BEGIN MATERIAL PROVIDED

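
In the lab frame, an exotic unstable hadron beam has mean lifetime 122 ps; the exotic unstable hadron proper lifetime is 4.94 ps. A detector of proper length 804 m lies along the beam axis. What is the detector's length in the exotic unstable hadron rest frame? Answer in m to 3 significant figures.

L ≈ 32.6 m

Time dilation ⇒ γ = Δt/τ₀ = 122/4.94 = 24.696
Length contraction: L = L₀/γ = 804/24.696 = 32.6 m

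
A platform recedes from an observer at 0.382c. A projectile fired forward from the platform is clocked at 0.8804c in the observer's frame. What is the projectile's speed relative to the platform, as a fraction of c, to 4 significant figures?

Inverse velocity addition: u' = (u − v)/(1 − uv/c²)
= (0.8804 − 0.382)/(1 − 0.8804×0.382) = 0.4984/0.663687 = 0.7510

u' ≈ 0.7510c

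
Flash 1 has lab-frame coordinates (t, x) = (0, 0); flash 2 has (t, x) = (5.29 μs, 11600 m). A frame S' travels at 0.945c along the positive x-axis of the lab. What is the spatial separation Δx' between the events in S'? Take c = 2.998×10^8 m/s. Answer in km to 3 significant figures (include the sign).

γ = 1/√(1 − 0.945²) = 3.0574
Δx' = γ(Δx − vΔt) = 3.0574 × (11600 m − 0.945×(2.998×10^8 m/s)×5.29×10^-6 s)
= 3.0574 × (10101 m) = 30.9 km

Δx' ≈ 30.9 km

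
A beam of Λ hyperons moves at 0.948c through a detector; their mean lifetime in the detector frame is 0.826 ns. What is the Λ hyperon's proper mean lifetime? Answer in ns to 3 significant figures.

τ₀ ≈ 0.263 ns

γ = 1/√(1 − 0.948²) = 3.1420
Proper time: τ₀ = Δt/γ = 0.826/3.1420 = 0.263 ns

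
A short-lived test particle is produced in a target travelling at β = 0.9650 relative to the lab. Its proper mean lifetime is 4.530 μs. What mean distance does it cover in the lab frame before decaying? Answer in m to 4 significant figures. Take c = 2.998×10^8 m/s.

γ = 1/√(1 − 0.9650²) = 3.81316
Dilated lifetime: Δt = γτ₀ = 3.81316 × 4.530 μs = 17.2736 μs
d = vΔt = 0.9650c × 17.2736 μs = 2.89307×10^8 m/s × 1.72736×10^-5 s = 4997 m

d ≈ 4997 m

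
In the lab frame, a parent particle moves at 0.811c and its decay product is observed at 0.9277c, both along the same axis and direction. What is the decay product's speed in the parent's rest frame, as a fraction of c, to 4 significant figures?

u' ≈ 0.4713c

Inverse velocity addition: u' = (u − v)/(1 − uv/c²)
= (0.9277 − 0.811)/(1 − 0.9277×0.811) = 0.1167/0.247635 = 0.4713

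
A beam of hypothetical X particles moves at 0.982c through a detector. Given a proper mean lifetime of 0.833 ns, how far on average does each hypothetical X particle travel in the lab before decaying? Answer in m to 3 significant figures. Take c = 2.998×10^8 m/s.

d ≈ 1.30 m

γ = 1/√(1 − 0.982²) = 5.2943
Dilated lifetime: Δt = γτ₀ = 5.2943 × 0.833 ns = 4.4102 ns
d = vΔt = 0.982c × 4.4102 ns = 2.9440×10^8 m/s × 4.4102×10^-9 s = 1.30 m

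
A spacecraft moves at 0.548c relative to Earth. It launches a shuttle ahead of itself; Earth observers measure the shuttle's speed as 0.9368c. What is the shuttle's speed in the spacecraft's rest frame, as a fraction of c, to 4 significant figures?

u' ≈ 0.7990c

Inverse velocity addition: u' = (u − v)/(1 − uv/c²)
= (0.9368 − 0.548)/(1 − 0.9368×0.548) = 0.3888/0.486634 = 0.7990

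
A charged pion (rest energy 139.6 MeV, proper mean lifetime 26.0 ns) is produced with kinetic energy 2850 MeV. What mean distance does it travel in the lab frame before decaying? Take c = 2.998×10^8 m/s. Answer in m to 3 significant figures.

γ = 1 + K/(m₀c²) = 1 + 2850/139.6 = 21.415
β = √(1 − 1/γ²) = 0.99891
Dilated lifetime: γτ₀ = 21.415 × 26.0 ns = 556.80 ns
d = βc·γτ₀ = 0.99891 × (2.998×10^8 m/s) × 5.5680×10^-7 s = 167 m

d ≈ 167 m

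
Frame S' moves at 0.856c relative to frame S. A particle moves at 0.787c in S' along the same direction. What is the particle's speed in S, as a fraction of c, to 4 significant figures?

Relativistic velocity addition: u = (u' + v)/(1 + u'v/c²)
= (0.787 + 0.856)/(1 + 0.787×0.856) = 1.643/1.67367 = 0.9817

u ≈ 0.9817c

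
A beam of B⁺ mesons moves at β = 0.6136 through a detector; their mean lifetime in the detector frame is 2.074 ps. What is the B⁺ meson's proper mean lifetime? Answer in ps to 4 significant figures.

γ = 1/√(1 − 0.6136²) = 1.26644
Proper time: τ₀ = Δt/γ = 2.074/1.26644 = 1.638 ps

τ₀ ≈ 1.638 ps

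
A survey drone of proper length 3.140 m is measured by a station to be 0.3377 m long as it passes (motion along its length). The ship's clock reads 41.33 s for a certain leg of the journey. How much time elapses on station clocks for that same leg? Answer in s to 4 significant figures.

Δt ≈ 384.3 s

Length contraction ⇒ γ = L₀/L = 3.140/0.3377 = 9.29819
Time dilation: Δt = γτ₀ = 9.29819 × 41.33 s = 384.3 s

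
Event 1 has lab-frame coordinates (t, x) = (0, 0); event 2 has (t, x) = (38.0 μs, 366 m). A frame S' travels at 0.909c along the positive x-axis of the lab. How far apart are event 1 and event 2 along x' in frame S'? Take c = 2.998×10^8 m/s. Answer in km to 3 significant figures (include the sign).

Δx' ≈ -24.0 km

γ = 1/√(1 − 0.909²) = 2.3993
Δx' = γ(Δx − vΔt) = 2.3993 × (366 m − 0.909×(2.998×10^8 m/s)×38.0×10^-6 s)
= 2.3993 × (-9989.7 m) = -24.0 km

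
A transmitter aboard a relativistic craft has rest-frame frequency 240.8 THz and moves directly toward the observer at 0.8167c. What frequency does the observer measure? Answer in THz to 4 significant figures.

f_obs ≈ 758.1 THz

Relativistic Doppler: f_obs = f_src √((1+β)/(1−β))
= 240.8 × √(1.81670/0.183300) = 240.8 × 3.14819 = 758.1 THz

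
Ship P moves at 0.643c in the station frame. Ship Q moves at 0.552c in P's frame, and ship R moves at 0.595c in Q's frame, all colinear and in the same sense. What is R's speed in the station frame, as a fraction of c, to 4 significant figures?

u ≈ 0.9686c

Compose boost 2: (0.552 + 0.643)/(1 + 0.552×0.643) = 1.195/1.35494 = 0.881960
Compose boost 3: (0.595 + 0.881960)/(1 + 0.595×0.881960) = 1.47696/1.52477 = 0.9686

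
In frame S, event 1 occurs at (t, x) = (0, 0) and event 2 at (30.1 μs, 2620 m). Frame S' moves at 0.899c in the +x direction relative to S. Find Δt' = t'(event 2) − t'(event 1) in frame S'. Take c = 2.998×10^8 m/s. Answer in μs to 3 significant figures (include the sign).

γ = 1/√(1 − 0.899²) = 2.2834
Δt' = γ(Δt − vΔx/c²) = 2.2834 × (30.1 μs − 0.899×2620 m / (2.998×10^8 m/s))
= 2.2834 × (22.243 μs) = 50.8 μs

Δt' ≈ 50.8 μs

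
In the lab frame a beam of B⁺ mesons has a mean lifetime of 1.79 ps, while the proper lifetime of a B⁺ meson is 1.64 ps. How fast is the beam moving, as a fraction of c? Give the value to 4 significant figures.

γ = Δt/τ₀ = 1.79/1.64 = 1.09146
β = √(1 − 1/γ²) = √(1 − 1/1.09146²) = 0.4007

β ≈ 0.4007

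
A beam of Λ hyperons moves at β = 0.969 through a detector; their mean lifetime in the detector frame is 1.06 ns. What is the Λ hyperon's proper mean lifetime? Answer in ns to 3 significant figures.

γ = 1/√(1 − 0.969²) = 4.0476
Proper time: τ₀ = Δt/γ = 1.06/4.0476 = 0.262 ns

τ₀ ≈ 0.262 ns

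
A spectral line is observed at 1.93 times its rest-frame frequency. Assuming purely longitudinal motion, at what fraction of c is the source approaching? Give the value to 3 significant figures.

β ≈ 0.577

f_obs/f_src = √((1+β)/(1−β)) = 1.93  ⇒  (1+β)/(1−β) = 3.7249
β = |1 − D²|/(1 + D²) = |1 − 3.7249|/(1 + 3.7249) = 0.577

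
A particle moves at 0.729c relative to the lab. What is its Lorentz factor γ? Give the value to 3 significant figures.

γ ≈ 1.46

γ = 1/√(1 − β²) = 1/√(1 − 0.729²) = 1/√(0.46856) = 1.46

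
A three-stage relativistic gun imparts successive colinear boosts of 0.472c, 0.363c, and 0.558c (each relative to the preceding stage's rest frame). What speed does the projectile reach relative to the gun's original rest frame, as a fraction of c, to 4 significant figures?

Compose boost 2: (0.363 + 0.472)/(1 + 0.363×0.472) = 0.8350/1.17134 = 0.712861
Compose boost 3: (0.558 + 0.712861)/(1 + 0.558×0.712861) = 1.27086/1.39778 = 0.9092

u ≈ 0.9092c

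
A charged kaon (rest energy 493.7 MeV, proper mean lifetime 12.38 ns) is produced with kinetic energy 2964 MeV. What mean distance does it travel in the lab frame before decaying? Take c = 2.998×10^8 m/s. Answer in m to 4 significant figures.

d ≈ 25.73 m

γ = 1 + K/(m₀c²) = 1 + 2964/493.7 = 7.00365
β = √(1 − 1/γ²) = 0.989754
Dilated lifetime: γτ₀ = 7.00365 × 12.38 ns = 86.7051 ns
d = βc·γτ₀ = 0.989754 × (2.998×10^8 m/s) × 8.67051×10^-8 s = 25.73 m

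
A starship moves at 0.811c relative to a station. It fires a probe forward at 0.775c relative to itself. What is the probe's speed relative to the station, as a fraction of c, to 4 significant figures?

Relativistic velocity addition: u = (u' + v)/(1 + u'v/c²)
= (0.775 + 0.811)/(1 + 0.775×0.811) = 1.586/1.62853 = 0.9739

u ≈ 0.9739c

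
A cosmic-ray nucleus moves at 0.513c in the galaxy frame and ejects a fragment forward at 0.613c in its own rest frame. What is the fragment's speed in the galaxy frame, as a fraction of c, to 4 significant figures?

Compose boost 2: (0.613 + 0.513)/(1 + 0.613×0.513) = 1.126/1.31447 = 0.8566

u ≈ 0.8566c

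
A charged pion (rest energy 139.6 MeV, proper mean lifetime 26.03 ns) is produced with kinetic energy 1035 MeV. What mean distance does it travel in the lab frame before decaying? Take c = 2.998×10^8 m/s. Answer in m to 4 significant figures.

γ = 1 + K/(m₀c²) = 1 + 1035/139.6 = 8.41404
β = √(1 − 1/γ²) = 0.992912
Dilated lifetime: γτ₀ = 8.41404 × 26.03 ns = 219.017 ns
d = βc·γτ₀ = 0.992912 × (2.998×10^8 m/s) × 2.19017×10^-7 s = 65.20 m

d ≈ 65.20 m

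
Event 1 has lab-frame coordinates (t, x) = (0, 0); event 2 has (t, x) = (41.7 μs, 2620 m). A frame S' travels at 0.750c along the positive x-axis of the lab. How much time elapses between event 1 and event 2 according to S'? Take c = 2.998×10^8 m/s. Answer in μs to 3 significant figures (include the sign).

Δt' ≈ 53.1 μs

γ = 1/√(1 − 0.750²) = 1.5119
Δt' = γ(Δt − vΔx/c²) = 1.5119 × (41.7 μs − 0.750×2620 m / (2.998×10^8 m/s))
= 1.5119 × (35.146 μs) = 53.1 μs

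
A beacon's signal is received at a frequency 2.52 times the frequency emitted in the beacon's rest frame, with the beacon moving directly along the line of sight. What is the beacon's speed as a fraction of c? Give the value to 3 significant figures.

f_obs/f_src = √((1+β)/(1−β)) = 2.52  ⇒  (1+β)/(1−β) = 6.3504
β = |1 − D²|/(1 + D²) = |1 − 6.3504|/(1 + 6.3504) = 0.728

β ≈ 0.728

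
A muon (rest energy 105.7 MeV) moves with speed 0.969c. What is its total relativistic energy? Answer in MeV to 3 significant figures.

E ≈ 428 MeV

γ = 1/√(1 − 0.969²) = 4.0476
E = γm₀c² = 4.0476 × 105.7 MeV = 428 MeV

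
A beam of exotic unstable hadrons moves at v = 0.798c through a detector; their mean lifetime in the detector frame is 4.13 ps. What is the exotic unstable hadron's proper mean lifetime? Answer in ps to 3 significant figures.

γ = 1/√(1 − 0.798²) = 1.6593
Proper time: τ₀ = Δt/γ = 4.13/1.6593 = 2.49 ps

τ₀ ≈ 2.49 ps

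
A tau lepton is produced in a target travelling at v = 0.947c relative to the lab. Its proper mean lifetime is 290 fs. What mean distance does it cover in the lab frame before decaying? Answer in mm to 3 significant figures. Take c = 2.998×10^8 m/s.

d ≈ 0.256 mm

γ = 1/√(1 − 0.947²) = 3.1130
Dilated lifetime: Δt = γτ₀ = 3.1130 × 290 fs = 902.77 fs
d = vΔt = 0.947c × 902.77 fs = 2.8391×10^8 m/s × 9.0277×10^-13 s = 0.256 mm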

END MATERIAL PROVIDED

TASK DESCRIPTION | Return, word for word, the lines from the one containing "A tau lepton" through the end of the data above, both ends included, and nothing else.

SOLUTION FOR THIS EXERCISE |
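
A tau lepton is produced in a target travelling at v = 0.947c relative to the lab. Its proper mean lifetime is 290 fs. What mean distance does it cover in the lab frame before decaying? Answer in mm to 3 significant figures. Take c = 2.998×10^8 m/s.

d ≈ 0.256 mm

γ = 1/√(1 − 0.947²) = 3.1130
Dilated lifetime: Δt = γτ₀ = 3.1130 × 290 fs = 902.77 fs
d = vΔt = 0.947c × 902.77 fs = 2.8391×10^8 m/s × 9.0277×10^-13 s = 0.256 mm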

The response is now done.